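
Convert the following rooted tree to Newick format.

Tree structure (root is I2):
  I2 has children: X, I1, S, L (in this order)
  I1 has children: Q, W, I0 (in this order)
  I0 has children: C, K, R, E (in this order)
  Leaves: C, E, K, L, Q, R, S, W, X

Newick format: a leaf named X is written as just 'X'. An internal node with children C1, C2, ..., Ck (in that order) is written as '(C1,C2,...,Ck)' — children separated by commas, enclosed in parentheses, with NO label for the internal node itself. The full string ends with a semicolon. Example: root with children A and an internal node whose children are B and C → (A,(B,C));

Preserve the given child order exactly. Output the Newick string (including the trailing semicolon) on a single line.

Answer: (X,(Q,W,(C,K,R,E)),S,L);

Derivation:
internal I2 with children ['X', 'I1', 'S', 'L']
  leaf 'X' → 'X'
  internal I1 with children ['Q', 'W', 'I0']
    leaf 'Q' → 'Q'
    leaf 'W' → 'W'
    internal I0 with children ['C', 'K', 'R', 'E']
      leaf 'C' → 'C'
      leaf 'K' → 'K'
      leaf 'R' → 'R'
      leaf 'E' → 'E'
    → '(C,K,R,E)'
  → '(Q,W,(C,K,R,E))'
  leaf 'S' → 'S'
  leaf 'L' → 'L'
→ '(X,(Q,W,(C,K,R,E)),S,L)'
Final: (X,(Q,W,(C,K,R,E)),S,L);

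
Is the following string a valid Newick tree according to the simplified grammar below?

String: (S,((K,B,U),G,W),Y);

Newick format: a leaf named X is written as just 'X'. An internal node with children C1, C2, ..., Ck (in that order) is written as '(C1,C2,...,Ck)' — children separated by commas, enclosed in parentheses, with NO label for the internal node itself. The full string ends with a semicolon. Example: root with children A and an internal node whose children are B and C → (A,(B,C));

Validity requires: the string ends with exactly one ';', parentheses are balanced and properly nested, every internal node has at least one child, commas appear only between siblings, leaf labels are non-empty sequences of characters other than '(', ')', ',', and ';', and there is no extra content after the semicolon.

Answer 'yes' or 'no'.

Input: (S,((K,B,U),G,W),Y);
Paren balance: 3 '(' vs 3 ')' OK
Ends with single ';': True
Full parse: OK
Valid: True

Answer: yes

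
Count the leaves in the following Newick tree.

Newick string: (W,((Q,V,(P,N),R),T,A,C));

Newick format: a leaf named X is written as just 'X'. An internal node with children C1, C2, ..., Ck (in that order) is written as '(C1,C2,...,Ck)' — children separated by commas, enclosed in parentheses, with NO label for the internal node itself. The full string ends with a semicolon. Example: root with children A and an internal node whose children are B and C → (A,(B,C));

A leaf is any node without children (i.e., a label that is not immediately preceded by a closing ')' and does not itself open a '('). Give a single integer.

Newick: (W,((Q,V,(P,N),R),T,A,C));
Scan left-to-right; a leaf is any maximal label run not followed by '(':
  pos 1: leaf 'W' → count = 1
  pos 5: leaf 'Q' → count = 2
  pos 7: leaf 'V' → count = 3
  pos 10: leaf 'P' → count = 4
  pos 12: leaf 'N' → count = 5
  pos 15: leaf 'R' → count = 6
  pos 18: leaf 'T' → count = 7
  pos 20: leaf 'A' → count = 8
  pos 22: leaf 'C' → count = 9
Total leaves: 9

Answer: 9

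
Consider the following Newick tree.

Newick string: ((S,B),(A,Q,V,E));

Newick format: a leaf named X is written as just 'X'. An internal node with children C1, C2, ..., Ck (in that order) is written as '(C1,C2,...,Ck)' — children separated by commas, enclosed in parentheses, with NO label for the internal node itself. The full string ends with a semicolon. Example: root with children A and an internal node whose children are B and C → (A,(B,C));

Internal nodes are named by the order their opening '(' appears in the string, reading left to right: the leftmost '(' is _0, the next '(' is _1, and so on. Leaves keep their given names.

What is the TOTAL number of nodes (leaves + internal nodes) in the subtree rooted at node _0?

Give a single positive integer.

Newick: ((S,B),(A,Q,V,E));
Locate _0: it is the '(' at position 0 (the 1st '(' reading left to right).
Query: subtree rooted at _0
_0: subtree_size = 1 + 8
  _1: subtree_size = 1 + 2
    S: subtree_size = 1 + 0
    B: subtree_size = 1 + 0
  _2: subtree_size = 1 + 4
    A: subtree_size = 1 + 0
    Q: subtree_size = 1 + 0
    V: subtree_size = 1 + 0
    E: subtree_size = 1 + 0
Total subtree size of _0: 9

Answer: 9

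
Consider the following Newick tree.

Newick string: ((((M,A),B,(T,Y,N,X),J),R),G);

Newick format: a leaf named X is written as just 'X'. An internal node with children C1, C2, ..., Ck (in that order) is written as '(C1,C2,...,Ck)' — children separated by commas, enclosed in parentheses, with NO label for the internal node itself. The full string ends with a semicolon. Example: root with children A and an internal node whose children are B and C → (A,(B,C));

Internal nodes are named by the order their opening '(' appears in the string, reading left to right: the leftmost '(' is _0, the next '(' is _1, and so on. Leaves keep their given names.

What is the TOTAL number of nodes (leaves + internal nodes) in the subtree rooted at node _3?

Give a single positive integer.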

--

Prompt
Every line in the listing above should be repeated exactly.

Exercise solution
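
Convert the following rooted tree to Newick format.

Tree structure (root is I2):
  I2 has children: X, I1, S, L (in this order)
  I1 has children: Q, W, I0 (in this order)
  I0 has children: C, K, R, E (in this order)
  Leaves: C, E, K, L, Q, R, S, W, X

Newick format: a leaf named X is written as just 'X'. An internal node with children C1, C2, ..., Ck (in that order) is written as '(C1,C2,...,Ck)' — children separated by commas, enclosed in parentheses, with NO label for the internal node itself. The full string ends with a semicolon. Example: root with children A and an internal node whose children are B and C → (A,(B,C));

Preserve the given child order exactly. Output the Newick string (including the trailing semicolon) on a single line.

Answer: (X,(Q,W,(C,K,R,E)),S,L);

Derivation:
internal I2 with children ['X', 'I1', 'S', 'L']
  leaf 'X' → 'X'
  internal I1 with children ['Q', 'W', 'I0']
    leaf 'Q' → 'Q'
    leaf 'W' → 'W'
    internal I0 with children ['C', 'K', 'R', 'E']
      leaf 'C' → 'C'
      leaf 'K' → 'K'
      leaf 'R' → 'R'
      leaf 'E' → 'E'
    → '(C,K,R,E)'
  → '(Q,W,(C,K,R,E))'
  leaf 'S' → 'S'
  leaf 'L' → 'L'
→ '(X,(Q,W,(C,K,R,E)),S,L)'
Final: (X,(Q,W,(C,K,R,E)),S,L);

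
Is the following string a valid Newick tree according to the simplified grammar below?

String: (S,((K,B,U),G,W),Y);

Newick format: a leaf named X is written as just 'X'. An internal node with children C1, C2, ..., Ck (in that order) is written as '(C1,C2,...,Ck)' — children separated by commas, enclosed in parentheses, with NO label for the internal node itself. The full string ends with a semicolon. Example: root with children A and an internal node whose children are B and C → (A,(B,C));

Validity requires: the string ends with exactly one ';', parentheses are balanced and properly nested, every internal node has at least one child, commas appear only between siblings, leaf labels are non-empty sequences of characters other than '(', ')', ',', and ';', and there is no extra content after the semicolon.

Answer 'yes' or 'no'.

Input: (S,((K,B,U),G,W),Y);
Paren balance: 3 '(' vs 3 ')' OK
Ends with single ';': True
Full parse: OK
Valid: True

Answer: yes

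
Count the leaves in the following Newick tree.

Newick string: (W,((Q,V,(P,N),R),T,A,C));

Newick format: a leaf named X is written as just 'X'. An internal node with children C1, C2, ..., Ck (in that order) is written as '(C1,C2,...,Ck)' — children separated by commas, enclosed in parentheses, with NO label for the internal node itself. The full string ends with a semicolon. Example: root with children A and an internal node whose children are B and C → (A,(B,C));

A leaf is any node without children (i.e., a label that is not immediately preceded by a closing ')' and does not itself open a '('). Give a single integer.

Newick: (W,((Q,V,(P,N),R),T,A,C));
Scan left-to-right; a leaf is any maximal label run not followed by '(':
  pos 1: leaf 'W' → count = 1
  pos 5: leaf 'Q' → count = 2
  pos 7: leaf 'V' → count = 3
  pos 10: leaf 'P' → count = 4
  pos 12: leaf 'N' → count = 5
  pos 15: leaf 'R' → count = 6
  pos 18: leaf 'T' → count = 7
  pos 20: leaf 'A' → count = 8
  pos 22: leaf 'C' → count = 9
Total leaves: 9

Answer: 9

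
Consider the following Newick tree.

Newick string: ((S,B),(A,Q,V,E));

Newick format: a leaf named X is written as just 'X'. An internal node with children C1, C2, ..., Ck (in that order) is written as '(C1,C2,...,Ck)' — children separated by commas, enclosed in parentheses, with NO label for the internal node itself. The full string ends with a semicolon. Example: root with children A and an internal node whose children are B and C → (A,(B,C));

Internal nodes are named by the order their opening '(' appears in the string, reading left to right: the leftmost '(' is _0, the next '(' is _1, and so on. Leaves keep their given names.

What is the TOTAL number of nodes (leaves + internal nodes) in the subtree rooted at node _0?

Give a single positive integer.

Newick: ((S,B),(A,Q,V,E));
Locate _0: it is the '(' at position 0 (the 1st '(' reading left to right).
Query: subtree rooted at _0
_0: subtree_size = 1 + 8
  _1: subtree_size = 1 + 2
    S: subtree_size = 1 + 0
    B: subtree_size = 1 + 0
  _2: subtree_size = 1 + 4
    A: subtree_size = 1 + 0
    Q: subtree_size = 1 + 0
    V: subtree_size = 1 + 0
    E: subtree_size = 1 + 0
Total subtree size of _0: 9

Answer: 9

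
Consider the following Newick tree.

Newick string: ((((M,A),B,(T,Y,N,X),J),R),G);

Newick format: a leaf named X is written as just 'X'. An internal node with children C1, C2, ..., Ck (in that order) is written as '(C1,C2,...,Ck)' — children separated by commas, enclosed in parentheses, with NO label for the internal node itself. The full string ends with a semicolon. Example: root with children A and an internal node whose children are B and C → (A,(B,C));

Internal nodes are named by the order their opening '(' appears in the string, reading left to right: the leftmost '(' is _0, the next '(' is _1, and so on. Leaves keep their given names.

What is the TOTAL number of nodes (leaves + internal nodes) in the subtree rooted at node _3?

Give a single positive integer.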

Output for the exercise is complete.